Source material
*** Block opens ***
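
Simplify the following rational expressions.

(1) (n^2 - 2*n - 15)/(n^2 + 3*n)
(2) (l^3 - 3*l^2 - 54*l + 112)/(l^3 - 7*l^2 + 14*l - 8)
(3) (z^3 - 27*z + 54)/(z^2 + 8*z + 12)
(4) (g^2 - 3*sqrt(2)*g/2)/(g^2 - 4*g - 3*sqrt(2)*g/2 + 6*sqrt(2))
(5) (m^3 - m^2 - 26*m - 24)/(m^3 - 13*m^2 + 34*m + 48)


(1) = (n - 5)/n
(2) = (l^2 - l - 56)/(l^2 - 5*l + 4)
(3) = (z^2 - 6*z + 9)/(z + 2)
(4) = 4*g/(4*g - 16)
(5) = (m + 4)/(m - 8)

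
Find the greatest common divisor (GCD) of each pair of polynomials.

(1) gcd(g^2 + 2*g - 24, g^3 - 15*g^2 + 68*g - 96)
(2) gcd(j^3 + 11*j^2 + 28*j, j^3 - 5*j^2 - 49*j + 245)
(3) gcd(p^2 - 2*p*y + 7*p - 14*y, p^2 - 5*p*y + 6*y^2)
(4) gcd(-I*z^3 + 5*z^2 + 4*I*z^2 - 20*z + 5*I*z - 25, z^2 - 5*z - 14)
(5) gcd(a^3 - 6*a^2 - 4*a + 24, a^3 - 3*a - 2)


(1) = gcd((g - 4)*(g + 6), (g - 8)*(g - 4)*(g - 3)) = g - 4
(2) = j + 7
(3) = -p + 2*y
(4) = 1
(5) = a - 2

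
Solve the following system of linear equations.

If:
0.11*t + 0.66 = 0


Then:
t = -6.00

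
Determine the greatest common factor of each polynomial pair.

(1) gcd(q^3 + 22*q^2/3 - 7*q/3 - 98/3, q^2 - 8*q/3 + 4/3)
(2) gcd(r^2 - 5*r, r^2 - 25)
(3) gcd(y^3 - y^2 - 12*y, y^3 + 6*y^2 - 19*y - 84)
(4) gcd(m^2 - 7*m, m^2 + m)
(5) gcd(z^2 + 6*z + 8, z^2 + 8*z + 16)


(1) = gcd((q - 2)*(q + 7/3)*(q + 7), (q - 2)*(q - 2/3)) = q - 2
(2) = gcd(r*(r - 5), (r - 5)*(r + 5)) = r - 5
(3) = gcd(y*(y - 4)*(y + 3), (y - 4)*(y + 3)*(y + 7)) = y^2 - y - 12
(4) = gcd(m*(m - 7), m*(m + 1)) = m
(5) = gcd((z + 2)*(z + 4), (z + 4)^2) = z + 4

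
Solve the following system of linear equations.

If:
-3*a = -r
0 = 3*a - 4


Then:
a = 4/3
r = 4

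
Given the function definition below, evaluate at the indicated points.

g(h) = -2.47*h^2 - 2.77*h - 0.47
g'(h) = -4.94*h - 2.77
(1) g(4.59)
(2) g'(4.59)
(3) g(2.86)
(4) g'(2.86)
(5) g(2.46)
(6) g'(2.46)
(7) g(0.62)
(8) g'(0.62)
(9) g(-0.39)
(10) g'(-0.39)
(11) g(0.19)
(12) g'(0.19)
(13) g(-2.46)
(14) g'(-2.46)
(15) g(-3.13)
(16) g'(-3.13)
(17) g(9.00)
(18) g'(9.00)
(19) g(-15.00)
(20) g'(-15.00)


(1) = -65.22
(2) = -25.44
(3) = -28.60
(4) = -16.90
(5) = -22.23
(6) = -14.92
(7) = -3.14
(8) = -5.83
(9) = 0.23
(10) = -0.84
(11) = -1.09
(12) = -3.71
(13) = -8.60
(14) = 9.38
(15) = -16.00
(16) = 12.69
(17) = -225.47
(18) = -47.23
(19) = -514.67
(20) = 71.33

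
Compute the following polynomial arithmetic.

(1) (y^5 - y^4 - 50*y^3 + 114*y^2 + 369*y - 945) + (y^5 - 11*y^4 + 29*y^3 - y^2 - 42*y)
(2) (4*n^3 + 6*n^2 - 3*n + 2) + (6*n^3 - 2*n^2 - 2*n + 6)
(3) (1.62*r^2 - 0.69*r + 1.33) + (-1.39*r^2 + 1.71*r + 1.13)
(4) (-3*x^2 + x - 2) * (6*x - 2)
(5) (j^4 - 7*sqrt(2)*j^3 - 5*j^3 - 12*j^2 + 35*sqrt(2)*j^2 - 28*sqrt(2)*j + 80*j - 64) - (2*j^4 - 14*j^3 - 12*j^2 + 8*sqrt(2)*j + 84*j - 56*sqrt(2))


(1) = 2*y^5 - 12*y^4 - 21*y^3 + 113*y^2 + 327*y - 945
(2) = 10*n^3 + 4*n^2 - 5*n + 8
(3) = 0.23*r^2 + 1.02*r + 2.46
(4) = -18*x^3 + 12*x^2 - 14*x + 4
(5) = -j^4 - 7*sqrt(2)*j^3 + 9*j^3 + 35*sqrt(2)*j^2 - 36*sqrt(2)*j - 4*j - 64 + 56*sqrt(2)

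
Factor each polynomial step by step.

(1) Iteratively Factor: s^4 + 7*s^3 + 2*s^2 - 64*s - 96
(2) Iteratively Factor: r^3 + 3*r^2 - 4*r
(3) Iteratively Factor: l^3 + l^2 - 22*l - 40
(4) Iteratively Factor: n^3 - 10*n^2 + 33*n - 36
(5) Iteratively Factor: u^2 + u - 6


(1) = (s + 4)*(s^3 + 3*s^2 - 10*s - 24) = (s + 2)*(s + 4)*(s^2 + s - 12) = (s + 2)*(s + 4)^2*(s - 3)
(2) = (r + 4)*(r^2 - r) = r*(r + 4)*(r - 1)
(3) = (l - 5)*(l^2 + 6*l + 8) = (l - 5)*(l + 4)*(l + 2)
(4) = (n - 4)*(n^2 - 6*n + 9) = (n - 4)*(n - 3)*(n - 3)
(5) = (u - 2)*(u + 3)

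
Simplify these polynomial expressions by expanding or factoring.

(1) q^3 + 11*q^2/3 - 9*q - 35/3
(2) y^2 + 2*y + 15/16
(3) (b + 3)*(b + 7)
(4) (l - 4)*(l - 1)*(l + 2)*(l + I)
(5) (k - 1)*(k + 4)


(1) = (q - 7/3)*(q + 1)*(q + 5)
(2) = (y + 3/4)*(y + 5/4)
(3) = b^2 + 10*b + 21
(4) = l^4 - 3*l^3 + I*l^3 - 6*l^2 - 3*I*l^2 + 8*l - 6*I*l + 8*I
(5) = k^2 + 3*k - 4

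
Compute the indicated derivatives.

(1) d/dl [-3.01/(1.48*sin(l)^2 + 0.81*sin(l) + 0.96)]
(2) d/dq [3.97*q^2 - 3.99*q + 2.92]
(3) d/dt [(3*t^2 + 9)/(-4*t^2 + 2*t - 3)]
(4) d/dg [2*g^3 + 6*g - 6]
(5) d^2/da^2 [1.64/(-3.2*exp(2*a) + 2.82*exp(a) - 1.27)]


(1) = (8.9096*sin(l) + 2.4381)*cos(l)/(1.48*sin(l)^2 + 0.81*sin(l) + 0.96)^2
(2) = 7.94*q - 3.99
(3) = 6*(t^2 + 9*t - 3)/(16*t^4 - 16*t^3 + 28*t^2 - 12*t + 9)
(4) = 6*g^2 + 6
(5) = (-1.64*(6.4*exp(a) - 2.82)*(12.8*exp(a) - 5.64)*exp(a) + (20.992*exp(a) - 4.6248)*(3.2*exp(2*a) - 2.82*exp(a) + 1.27))*exp(a)/(3.2*exp(2*a) - 2.82*exp(a) + 1.27)^3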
*** Block closes ***
What you will do
Reproduce each entry exactly, with nothing missing.

Completed exercise
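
Simplify the following rational expressions.

(1) (n^2 - 2*n - 15)/(n^2 + 3*n)
(2) (l^3 - 3*l^2 - 54*l + 112)/(l^3 - 7*l^2 + 14*l - 8)
(3) (z^3 - 27*z + 54)/(z^2 + 8*z + 12)
(4) (g^2 - 3*sqrt(2)*g/2)/(g^2 - 4*g - 3*sqrt(2)*g/2 + 6*sqrt(2))
(5) (m^3 - m^2 - 26*m - 24)/(m^3 - 13*m^2 + 34*m + 48)


(1) = (n - 5)/n
(2) = (l^2 - l - 56)/(l^2 - 5*l + 4)
(3) = (z^2 - 6*z + 9)/(z + 2)
(4) = 4*g/(4*g - 16)
(5) = (m + 4)/(m - 8)

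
Find the greatest common divisor (GCD) of each pair of polynomials.

(1) gcd(g^2 + 2*g - 24, g^3 - 15*g^2 + 68*g - 96)
(2) gcd(j^3 + 11*j^2 + 28*j, j^3 - 5*j^2 - 49*j + 245)
(3) gcd(p^2 - 2*p*y + 7*p - 14*y, p^2 - 5*p*y + 6*y^2)
(4) gcd(-I*z^3 + 5*z^2 + 4*I*z^2 - 20*z + 5*I*z - 25, z^2 - 5*z - 14)
(5) gcd(a^3 - 6*a^2 - 4*a + 24, a^3 - 3*a - 2)


(1) = gcd((g - 4)*(g + 6), (g - 8)*(g - 4)*(g - 3)) = g - 4
(2) = j + 7
(3) = -p + 2*y
(4) = 1
(5) = a - 2

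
Solve the following system of linear equations.

If:
0.11*t + 0.66 = 0


Then:
t = -6.00

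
Determine the greatest common factor of each polynomial pair.

(1) gcd(q^3 + 22*q^2/3 - 7*q/3 - 98/3, q^2 - 8*q/3 + 4/3)
(2) gcd(r^2 - 5*r, r^2 - 25)
(3) gcd(y^3 - y^2 - 12*y, y^3 + 6*y^2 - 19*y - 84)
(4) gcd(m^2 - 7*m, m^2 + m)
(5) gcd(z^2 + 6*z + 8, z^2 + 8*z + 16)


(1) = gcd((q - 2)*(q + 7/3)*(q + 7), (q - 2)*(q - 2/3)) = q - 2
(2) = gcd(r*(r - 5), (r - 5)*(r + 5)) = r - 5
(3) = gcd(y*(y - 4)*(y + 3), (y - 4)*(y + 3)*(y + 7)) = y^2 - y - 12
(4) = gcd(m*(m - 7), m*(m + 1)) = m
(5) = gcd((z + 2)*(z + 4), (z + 4)^2) = z + 4

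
Solve the following system of linear equations.

If:
-3*a = -r
0 = 3*a - 4


Then:
a = 4/3
r = 4

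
Given the function definition below, evaluate at the indicated points.

g(h) = -2.47*h^2 - 2.77*h - 0.47
g'(h) = -4.94*h - 2.77
(1) g(4.59)
(2) g'(4.59)
(3) g(2.86)
(4) g'(2.86)
(5) g(2.46)
(6) g'(2.46)
(7) g(0.62)
(8) g'(0.62)
(9) g(-0.39)
(10) g'(-0.39)
(11) g(0.19)
(12) g'(0.19)
(13) g(-2.46)
(14) g'(-2.46)
(15) g(-3.13)
(16) g'(-3.13)
(17) g(9.00)
(18) g'(9.00)
(19) g(-15.00)
(20) g'(-15.00)


(1) = -65.22
(2) = -25.44
(3) = -28.60
(4) = -16.90
(5) = -22.23
(6) = -14.92
(7) = -3.14
(8) = -5.83
(9) = 0.23
(10) = -0.84
(11) = -1.09
(12) = -3.71
(13) = -8.60
(14) = 9.38
(15) = -16.00
(16) = 12.69
(17) = -225.47
(18) = -47.23
(19) = -514.67
(20) = 71.33

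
Compute the following polynomial arithmetic.

(1) (y^5 - y^4 - 50*y^3 + 114*y^2 + 369*y - 945) + (y^5 - 11*y^4 + 29*y^3 - y^2 - 42*y)
(2) (4*n^3 + 6*n^2 - 3*n + 2) + (6*n^3 - 2*n^2 - 2*n + 6)
(3) (1.62*r^2 - 0.69*r + 1.33) + (-1.39*r^2 + 1.71*r + 1.13)
(4) (-3*x^2 + x - 2) * (6*x - 2)
(5) (j^4 - 7*sqrt(2)*j^3 - 5*j^3 - 12*j^2 + 35*sqrt(2)*j^2 - 28*sqrt(2)*j + 80*j - 64) - (2*j^4 - 14*j^3 - 12*j^2 + 8*sqrt(2)*j + 84*j - 56*sqrt(2))


(1) = 2*y^5 - 12*y^4 - 21*y^3 + 113*y^2 + 327*y - 945
(2) = 10*n^3 + 4*n^2 - 5*n + 8
(3) = 0.23*r^2 + 1.02*r + 2.46
(4) = -18*x^3 + 12*x^2 - 14*x + 4
(5) = -j^4 - 7*sqrt(2)*j^3 + 9*j^3 + 35*sqrt(2)*j^2 - 36*sqrt(2)*j - 4*j - 64 + 56*sqrt(2)

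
Factor each polynomial step by step.

(1) Iteratively Factor: s^4 + 7*s^3 + 2*s^2 - 64*s - 96
(2) Iteratively Factor: r^3 + 3*r^2 - 4*r
(3) Iteratively Factor: l^3 + l^2 - 22*l - 40
(4) Iteratively Factor: n^3 - 10*n^2 + 33*n - 36
(5) Iteratively Factor: u^2 + u - 6


(1) = (s + 4)*(s^3 + 3*s^2 - 10*s - 24) = (s + 2)*(s + 4)*(s^2 + s - 12) = (s + 2)*(s + 4)^2*(s - 3)
(2) = (r + 4)*(r^2 - r) = r*(r + 4)*(r - 1)
(3) = (l - 5)*(l^2 + 6*l + 8) = (l - 5)*(l + 4)*(l + 2)
(4) = (n - 4)*(n^2 - 6*n + 9) = (n - 4)*(n - 3)*(n - 3)
(5) = (u - 2)*(u + 3)

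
Simplify these polynomial expressions by expanding or factoring.

(1) q^3 + 11*q^2/3 - 9*q - 35/3
(2) y^2 + 2*y + 15/16
(3) (b + 3)*(b + 7)
(4) (l - 4)*(l - 1)*(l + 2)*(l + I)
(5) (k - 1)*(k + 4)


(1) = (q - 7/3)*(q + 1)*(q + 5)
(2) = (y + 3/4)*(y + 5/4)
(3) = b^2 + 10*b + 21
(4) = l^4 - 3*l^3 + I*l^3 - 6*l^2 - 3*I*l^2 + 8*l - 6*I*l + 8*I
(5) = k^2 + 3*k - 4

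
Compute the indicated derivatives.

(1) d/dl [-3.01/(1.48*sin(l)^2 + 0.81*sin(l) + 0.96)]
(2) d/dq [3.97*q^2 - 3.99*q + 2.92]
(3) d/dt [(3*t^2 + 9)/(-4*t^2 + 2*t - 3)]
(4) d/dg [2*g^3 + 6*g - 6]
(5) d^2/da^2 [1.64/(-3.2*exp(2*a) + 2.82*exp(a) - 1.27)]


(1) = (8.9096*sin(l) + 2.4381)*cos(l)/(1.48*sin(l)^2 + 0.81*sin(l) + 0.96)^2
(2) = 7.94*q - 3.99
(3) = 6*(t^2 + 9*t - 3)/(16*t^4 - 16*t^3 + 28*t^2 - 12*t + 9)
(4) = 6*g^2 + 6
(5) = (-1.64*(6.4*exp(a) - 2.82)*(12.8*exp(a) - 5.64)*exp(a) + (20.992*exp(a) - 4.6248)*(3.2*exp(2*a) - 2.82*exp(a) + 1.27))*exp(a)/(3.2*exp(2*a) - 2.82*exp(a) + 1.27)^3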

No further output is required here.